> _TASK INSTRUCTIONS_
Whenever a line in the following entries includes "data", tally it. Report nothing except the final count.
• • •
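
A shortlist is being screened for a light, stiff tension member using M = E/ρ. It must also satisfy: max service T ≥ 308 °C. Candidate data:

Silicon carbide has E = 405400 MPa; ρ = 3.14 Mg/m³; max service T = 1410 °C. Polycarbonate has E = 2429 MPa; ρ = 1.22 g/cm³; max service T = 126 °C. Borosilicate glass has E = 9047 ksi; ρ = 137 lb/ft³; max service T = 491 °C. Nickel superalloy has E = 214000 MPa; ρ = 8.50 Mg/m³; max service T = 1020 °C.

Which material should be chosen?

Screen on constraints: max service T ≥ 308 °C. Survivors: silicon carbide, borosilicate glass, nickel superalloy.
Putting every candidate on a common basis:
  silicon carbide: E = 405.4 GPa, ρ = 3140 kg/m³
  borosilicate glass: E = 62.38 GPa, ρ = 2195 kg/m³
  nickel superalloy: E = 214.0 GPa, ρ = 8500 kg/m³
  silicon carbide: M = 129 MN·m/kg
  borosilicate glass: M = 28.4 MN·m/kg
  nickel superalloy: M = 25.2 MN·m/kg
Highest index: silicon carbide.

silicon carbide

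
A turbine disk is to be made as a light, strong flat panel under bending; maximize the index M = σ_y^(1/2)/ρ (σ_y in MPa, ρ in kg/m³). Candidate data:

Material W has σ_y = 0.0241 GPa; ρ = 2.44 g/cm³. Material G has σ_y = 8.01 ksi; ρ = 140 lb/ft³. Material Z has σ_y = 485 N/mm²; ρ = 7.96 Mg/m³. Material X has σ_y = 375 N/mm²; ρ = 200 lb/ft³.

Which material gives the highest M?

Convert each candidate to consistent units, then evaluate M:
  material W: σ_y = 24.10 MPa, ρ = 2440 kg/m³
  material G: σ_y = 55.23 MPa, ρ = 2243 kg/m³
  material Z: σ_y = 485.0 MPa, ρ = 7960 kg/m³
  material X: σ_y = 375.0 MPa, ρ = 3204 kg/m³
  material X: M = 6.04×10⁻³
  material G: M = 3.31×10⁻³
  material Z: M = 2.77×10⁻³
  material W: M = 2.01×10⁻³
Material X has the largest M.

material X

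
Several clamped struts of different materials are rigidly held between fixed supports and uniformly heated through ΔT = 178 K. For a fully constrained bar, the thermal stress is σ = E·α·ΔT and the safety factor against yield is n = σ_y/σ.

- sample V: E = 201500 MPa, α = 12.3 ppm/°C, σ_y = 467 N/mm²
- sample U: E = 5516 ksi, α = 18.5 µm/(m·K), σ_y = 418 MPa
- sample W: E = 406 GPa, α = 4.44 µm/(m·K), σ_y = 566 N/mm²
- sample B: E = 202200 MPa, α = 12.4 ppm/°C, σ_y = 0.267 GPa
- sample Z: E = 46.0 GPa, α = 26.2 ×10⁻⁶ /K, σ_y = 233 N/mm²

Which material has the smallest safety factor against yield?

sample B

Per material, after unit conversion:
  sample V: E = 201.5, α = 12.3, σ_y = 467.0 → σ = 441 MPa, n = 1.06
  sample U: E = 38.03, α = 18.5, σ_y = 418.0 → σ = 125 MPa, n = 3.34
  sample W: E = 406.0, α = 4.44, σ_y = 566.0 → σ = 321 MPa, n = 1.76
  sample B: E = 202.2, α = 12.4, σ_y = 267.0 → σ = 446 MPa, n = 0.598
  sample Z: E = 46.00, α = 26.2, σ_y = 233.0 → σ = 215 MPa, n = 1.09
Smallest n: sample B with n = 0.598.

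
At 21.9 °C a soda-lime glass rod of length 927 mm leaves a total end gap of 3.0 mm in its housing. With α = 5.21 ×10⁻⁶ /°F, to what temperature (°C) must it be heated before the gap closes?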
• • •
> _ANSWER BOX_
2